Saved entries ::
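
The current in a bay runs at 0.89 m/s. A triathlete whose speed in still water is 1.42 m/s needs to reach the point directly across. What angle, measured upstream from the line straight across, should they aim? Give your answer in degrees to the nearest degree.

To cancel the current, the upstream component of the triathlete's velocity must equal the flow: 1.42 sin θ = 0.89.
sin θ = 0.89 / 1.42 = 0.6268.
θ = arcsin(0.6268) = 38.812°.

39°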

About this exercise ::
The full set of records above must be reproduced exactly in the reply.

Answer to the problem ::
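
The current in a bay runs at 0.89 m/s. A triathlete whose speed in still water is 1.42 m/s needs to reach the point directly across. What angle, measured upstream from the line straight across, should they aim? Give your answer in degrees to the nearest degree.

To cancel the current, the upstream component of the triathlete's velocity must equal the flow: 1.42 sin θ = 0.89.
sin θ = 0.89 / 1.42 = 0.6268.
θ = arcsin(0.6268) = 38.812°.

39°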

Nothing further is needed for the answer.